- Exercise:
Report the count of lines containing the word "molecular" in these records, with no other text.

- Source material:
==*==

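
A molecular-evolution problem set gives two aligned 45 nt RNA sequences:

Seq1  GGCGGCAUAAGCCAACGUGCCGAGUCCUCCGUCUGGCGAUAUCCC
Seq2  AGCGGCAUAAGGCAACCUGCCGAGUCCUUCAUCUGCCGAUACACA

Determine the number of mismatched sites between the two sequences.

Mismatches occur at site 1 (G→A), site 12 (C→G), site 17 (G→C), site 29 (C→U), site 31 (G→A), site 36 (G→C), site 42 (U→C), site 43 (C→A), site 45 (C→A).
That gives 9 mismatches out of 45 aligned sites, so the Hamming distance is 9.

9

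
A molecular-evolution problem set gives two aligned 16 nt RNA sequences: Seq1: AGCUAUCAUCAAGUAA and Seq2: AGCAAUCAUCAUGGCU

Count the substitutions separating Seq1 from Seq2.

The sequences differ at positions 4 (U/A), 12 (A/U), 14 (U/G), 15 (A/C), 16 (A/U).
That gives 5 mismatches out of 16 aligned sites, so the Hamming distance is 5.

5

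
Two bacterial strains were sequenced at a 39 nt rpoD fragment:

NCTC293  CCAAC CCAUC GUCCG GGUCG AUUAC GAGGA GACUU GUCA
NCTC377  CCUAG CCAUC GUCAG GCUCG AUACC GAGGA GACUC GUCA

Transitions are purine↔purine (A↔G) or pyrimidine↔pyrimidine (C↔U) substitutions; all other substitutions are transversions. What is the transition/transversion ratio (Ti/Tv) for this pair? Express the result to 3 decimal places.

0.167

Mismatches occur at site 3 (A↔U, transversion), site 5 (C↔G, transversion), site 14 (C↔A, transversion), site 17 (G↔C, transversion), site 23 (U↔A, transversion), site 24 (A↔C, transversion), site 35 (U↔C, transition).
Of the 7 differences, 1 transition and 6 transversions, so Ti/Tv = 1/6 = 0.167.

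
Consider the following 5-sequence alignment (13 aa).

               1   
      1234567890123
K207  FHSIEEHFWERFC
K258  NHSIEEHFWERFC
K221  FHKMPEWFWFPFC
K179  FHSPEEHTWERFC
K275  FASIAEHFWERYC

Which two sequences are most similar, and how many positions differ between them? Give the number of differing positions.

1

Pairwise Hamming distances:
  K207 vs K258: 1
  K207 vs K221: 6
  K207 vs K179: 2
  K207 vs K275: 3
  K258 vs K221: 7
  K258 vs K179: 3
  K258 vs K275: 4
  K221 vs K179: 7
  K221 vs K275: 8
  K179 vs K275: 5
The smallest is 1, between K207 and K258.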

==*==

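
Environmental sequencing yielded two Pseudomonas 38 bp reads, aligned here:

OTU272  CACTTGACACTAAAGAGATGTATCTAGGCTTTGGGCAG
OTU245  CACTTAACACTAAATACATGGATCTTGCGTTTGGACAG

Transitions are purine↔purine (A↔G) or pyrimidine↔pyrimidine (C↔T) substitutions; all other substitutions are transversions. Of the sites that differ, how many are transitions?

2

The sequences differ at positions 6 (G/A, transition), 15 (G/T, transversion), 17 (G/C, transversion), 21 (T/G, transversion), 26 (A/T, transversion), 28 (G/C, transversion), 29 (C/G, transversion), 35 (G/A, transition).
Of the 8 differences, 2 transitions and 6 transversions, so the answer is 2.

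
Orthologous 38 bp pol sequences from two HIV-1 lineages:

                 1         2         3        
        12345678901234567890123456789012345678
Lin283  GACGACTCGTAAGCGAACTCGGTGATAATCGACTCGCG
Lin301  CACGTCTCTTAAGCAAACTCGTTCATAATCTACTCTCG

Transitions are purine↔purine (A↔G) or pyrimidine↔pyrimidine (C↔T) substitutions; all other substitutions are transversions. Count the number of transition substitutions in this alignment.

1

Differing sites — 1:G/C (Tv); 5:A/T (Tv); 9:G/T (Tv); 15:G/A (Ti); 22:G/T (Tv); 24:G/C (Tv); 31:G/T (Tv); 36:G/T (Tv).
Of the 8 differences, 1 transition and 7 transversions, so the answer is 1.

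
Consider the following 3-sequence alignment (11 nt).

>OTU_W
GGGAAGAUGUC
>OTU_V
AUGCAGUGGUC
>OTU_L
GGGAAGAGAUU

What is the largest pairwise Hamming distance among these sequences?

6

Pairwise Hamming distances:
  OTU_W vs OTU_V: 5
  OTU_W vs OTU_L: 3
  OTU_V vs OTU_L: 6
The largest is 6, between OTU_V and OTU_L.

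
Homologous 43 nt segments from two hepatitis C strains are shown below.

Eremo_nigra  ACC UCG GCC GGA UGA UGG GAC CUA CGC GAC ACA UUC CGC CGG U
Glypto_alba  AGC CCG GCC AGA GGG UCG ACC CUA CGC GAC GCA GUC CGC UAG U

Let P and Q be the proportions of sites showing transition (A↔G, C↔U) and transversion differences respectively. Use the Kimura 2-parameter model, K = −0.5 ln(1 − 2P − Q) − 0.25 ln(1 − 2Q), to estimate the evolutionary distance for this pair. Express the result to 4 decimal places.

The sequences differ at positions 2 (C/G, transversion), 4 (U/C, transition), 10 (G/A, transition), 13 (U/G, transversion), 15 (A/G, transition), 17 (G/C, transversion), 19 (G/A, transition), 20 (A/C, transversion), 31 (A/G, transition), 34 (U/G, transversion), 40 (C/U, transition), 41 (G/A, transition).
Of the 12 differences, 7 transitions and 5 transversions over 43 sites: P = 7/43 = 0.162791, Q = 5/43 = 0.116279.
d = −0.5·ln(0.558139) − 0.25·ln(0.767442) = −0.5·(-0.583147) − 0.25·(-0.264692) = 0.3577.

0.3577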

==*==

- Response:
2